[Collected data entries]
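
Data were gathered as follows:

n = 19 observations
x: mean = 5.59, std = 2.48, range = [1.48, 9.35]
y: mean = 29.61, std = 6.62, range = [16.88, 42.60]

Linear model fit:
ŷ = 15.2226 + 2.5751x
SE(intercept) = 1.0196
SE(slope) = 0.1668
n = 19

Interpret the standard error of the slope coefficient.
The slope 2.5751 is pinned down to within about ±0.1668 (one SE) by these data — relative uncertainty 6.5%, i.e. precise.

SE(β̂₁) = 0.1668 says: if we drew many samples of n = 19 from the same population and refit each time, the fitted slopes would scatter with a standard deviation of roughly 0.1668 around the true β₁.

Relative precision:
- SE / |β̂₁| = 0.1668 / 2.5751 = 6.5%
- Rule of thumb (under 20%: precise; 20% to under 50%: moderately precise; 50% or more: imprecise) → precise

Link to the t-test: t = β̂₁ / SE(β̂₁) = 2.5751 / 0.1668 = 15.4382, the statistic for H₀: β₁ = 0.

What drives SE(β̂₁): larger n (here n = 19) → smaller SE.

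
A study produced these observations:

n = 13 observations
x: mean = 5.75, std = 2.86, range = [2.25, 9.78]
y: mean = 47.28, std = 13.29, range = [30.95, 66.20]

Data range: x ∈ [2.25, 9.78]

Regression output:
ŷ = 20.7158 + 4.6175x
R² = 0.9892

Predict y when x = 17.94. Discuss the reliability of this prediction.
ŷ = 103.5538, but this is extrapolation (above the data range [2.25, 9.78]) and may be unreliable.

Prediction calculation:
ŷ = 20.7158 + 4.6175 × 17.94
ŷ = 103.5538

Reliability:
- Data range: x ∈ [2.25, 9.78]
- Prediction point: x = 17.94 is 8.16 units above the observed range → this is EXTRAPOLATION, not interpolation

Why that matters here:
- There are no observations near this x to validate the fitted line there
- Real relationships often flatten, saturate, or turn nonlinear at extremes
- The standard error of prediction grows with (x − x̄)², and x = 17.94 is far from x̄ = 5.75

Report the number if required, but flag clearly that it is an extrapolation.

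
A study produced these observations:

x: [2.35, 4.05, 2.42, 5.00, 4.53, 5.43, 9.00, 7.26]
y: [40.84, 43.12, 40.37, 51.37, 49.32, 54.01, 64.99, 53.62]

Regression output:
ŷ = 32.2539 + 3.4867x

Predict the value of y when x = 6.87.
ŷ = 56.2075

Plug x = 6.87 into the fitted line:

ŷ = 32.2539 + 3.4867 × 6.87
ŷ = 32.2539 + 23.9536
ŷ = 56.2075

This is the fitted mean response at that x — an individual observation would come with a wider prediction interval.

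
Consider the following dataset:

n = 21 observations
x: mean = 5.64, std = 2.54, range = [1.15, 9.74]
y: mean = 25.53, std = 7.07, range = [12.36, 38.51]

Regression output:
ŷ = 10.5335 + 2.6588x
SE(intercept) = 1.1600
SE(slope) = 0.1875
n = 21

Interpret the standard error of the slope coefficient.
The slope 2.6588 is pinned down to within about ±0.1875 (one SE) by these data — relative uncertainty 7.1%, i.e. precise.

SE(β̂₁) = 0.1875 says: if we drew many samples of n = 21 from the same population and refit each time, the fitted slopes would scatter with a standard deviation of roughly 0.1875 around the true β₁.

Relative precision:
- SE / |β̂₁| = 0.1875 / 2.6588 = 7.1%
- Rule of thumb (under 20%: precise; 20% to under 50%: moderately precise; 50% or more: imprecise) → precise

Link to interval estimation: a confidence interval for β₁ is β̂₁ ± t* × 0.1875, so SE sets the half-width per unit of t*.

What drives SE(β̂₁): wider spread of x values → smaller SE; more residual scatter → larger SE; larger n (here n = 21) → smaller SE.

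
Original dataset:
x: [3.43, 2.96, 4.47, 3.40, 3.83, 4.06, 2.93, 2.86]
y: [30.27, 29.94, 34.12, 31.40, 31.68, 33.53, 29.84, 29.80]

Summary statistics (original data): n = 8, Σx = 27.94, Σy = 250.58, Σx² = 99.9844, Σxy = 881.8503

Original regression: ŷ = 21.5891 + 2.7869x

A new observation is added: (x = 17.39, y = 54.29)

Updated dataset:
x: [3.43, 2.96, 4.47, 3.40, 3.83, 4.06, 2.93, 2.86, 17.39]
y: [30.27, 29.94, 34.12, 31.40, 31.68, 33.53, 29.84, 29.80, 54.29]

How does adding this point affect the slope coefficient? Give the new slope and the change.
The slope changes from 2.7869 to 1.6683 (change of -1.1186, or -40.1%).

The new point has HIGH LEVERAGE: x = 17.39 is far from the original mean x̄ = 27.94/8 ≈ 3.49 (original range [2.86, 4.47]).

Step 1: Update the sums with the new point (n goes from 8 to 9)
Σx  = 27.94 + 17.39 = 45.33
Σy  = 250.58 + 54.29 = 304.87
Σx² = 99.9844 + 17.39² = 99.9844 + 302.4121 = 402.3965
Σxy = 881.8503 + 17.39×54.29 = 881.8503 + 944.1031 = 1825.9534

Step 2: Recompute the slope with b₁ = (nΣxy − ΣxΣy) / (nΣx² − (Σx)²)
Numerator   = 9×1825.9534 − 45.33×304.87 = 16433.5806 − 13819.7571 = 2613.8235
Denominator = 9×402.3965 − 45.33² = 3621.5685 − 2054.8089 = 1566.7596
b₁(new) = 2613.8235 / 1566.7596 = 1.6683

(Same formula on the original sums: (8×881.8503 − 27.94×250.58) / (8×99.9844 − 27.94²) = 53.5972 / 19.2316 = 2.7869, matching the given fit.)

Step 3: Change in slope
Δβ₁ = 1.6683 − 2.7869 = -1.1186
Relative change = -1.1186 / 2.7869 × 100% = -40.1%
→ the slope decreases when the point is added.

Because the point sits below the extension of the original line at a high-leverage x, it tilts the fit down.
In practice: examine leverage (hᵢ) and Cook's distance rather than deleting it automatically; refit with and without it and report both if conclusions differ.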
==
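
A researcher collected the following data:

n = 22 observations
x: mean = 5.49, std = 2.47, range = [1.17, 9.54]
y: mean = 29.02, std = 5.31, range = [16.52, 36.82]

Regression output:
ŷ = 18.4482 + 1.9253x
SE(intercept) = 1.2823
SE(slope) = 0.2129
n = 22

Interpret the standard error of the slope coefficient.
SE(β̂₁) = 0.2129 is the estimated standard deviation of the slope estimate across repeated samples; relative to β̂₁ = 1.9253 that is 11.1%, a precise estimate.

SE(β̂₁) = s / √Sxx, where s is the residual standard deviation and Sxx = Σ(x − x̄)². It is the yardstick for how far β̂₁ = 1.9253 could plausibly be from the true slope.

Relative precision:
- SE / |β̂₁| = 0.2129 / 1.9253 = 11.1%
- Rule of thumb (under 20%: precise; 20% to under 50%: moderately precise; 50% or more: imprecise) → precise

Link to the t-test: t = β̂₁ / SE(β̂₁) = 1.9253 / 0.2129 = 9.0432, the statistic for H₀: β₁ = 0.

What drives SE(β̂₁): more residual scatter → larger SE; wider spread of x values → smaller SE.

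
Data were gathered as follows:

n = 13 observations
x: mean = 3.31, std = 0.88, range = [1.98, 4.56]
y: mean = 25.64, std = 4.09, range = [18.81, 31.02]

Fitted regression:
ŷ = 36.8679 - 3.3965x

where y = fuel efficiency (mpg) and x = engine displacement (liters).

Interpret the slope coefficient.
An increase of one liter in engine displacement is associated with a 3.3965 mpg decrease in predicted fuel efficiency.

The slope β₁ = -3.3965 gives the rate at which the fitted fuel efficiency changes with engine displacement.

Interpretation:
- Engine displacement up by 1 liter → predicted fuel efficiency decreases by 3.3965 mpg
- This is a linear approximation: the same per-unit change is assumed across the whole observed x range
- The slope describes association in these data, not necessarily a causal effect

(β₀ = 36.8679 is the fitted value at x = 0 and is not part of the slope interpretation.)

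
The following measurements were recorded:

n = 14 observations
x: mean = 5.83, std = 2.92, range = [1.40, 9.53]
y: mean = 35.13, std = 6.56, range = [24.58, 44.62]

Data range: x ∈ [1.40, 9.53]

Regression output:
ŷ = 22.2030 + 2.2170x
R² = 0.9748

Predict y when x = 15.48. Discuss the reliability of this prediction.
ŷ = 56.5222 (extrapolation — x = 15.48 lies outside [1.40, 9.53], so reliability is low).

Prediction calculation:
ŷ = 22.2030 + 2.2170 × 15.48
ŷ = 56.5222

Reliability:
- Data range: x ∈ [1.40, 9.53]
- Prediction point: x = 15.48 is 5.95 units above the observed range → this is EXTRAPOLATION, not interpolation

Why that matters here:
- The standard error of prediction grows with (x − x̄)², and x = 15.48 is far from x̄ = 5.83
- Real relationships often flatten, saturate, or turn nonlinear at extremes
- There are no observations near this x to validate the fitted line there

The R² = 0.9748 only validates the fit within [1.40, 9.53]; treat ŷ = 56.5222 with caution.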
--
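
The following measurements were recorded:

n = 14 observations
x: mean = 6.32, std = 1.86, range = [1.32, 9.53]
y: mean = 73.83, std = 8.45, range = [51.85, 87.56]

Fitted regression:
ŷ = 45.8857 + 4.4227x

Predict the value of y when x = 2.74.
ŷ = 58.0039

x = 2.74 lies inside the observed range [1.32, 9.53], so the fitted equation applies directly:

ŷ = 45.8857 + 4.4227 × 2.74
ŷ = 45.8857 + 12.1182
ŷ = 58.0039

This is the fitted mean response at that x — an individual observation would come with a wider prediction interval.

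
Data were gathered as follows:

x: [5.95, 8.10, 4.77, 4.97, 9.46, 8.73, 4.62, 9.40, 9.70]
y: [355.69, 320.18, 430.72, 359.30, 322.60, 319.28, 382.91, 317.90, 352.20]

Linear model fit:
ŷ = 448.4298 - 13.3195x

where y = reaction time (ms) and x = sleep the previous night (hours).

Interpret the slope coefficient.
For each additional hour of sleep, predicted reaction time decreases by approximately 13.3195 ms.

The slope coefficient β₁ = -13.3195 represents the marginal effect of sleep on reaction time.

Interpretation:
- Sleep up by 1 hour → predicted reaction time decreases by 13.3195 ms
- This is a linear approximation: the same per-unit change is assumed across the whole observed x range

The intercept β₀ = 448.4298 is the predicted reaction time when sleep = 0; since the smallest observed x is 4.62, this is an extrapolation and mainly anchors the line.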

- _TASK GOAL_:
For each line above that includes "dataset", copy the line.

- _WRITTEN SOLUTION_:
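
Consider the following dataset:
Original dataset:
Updated dataset: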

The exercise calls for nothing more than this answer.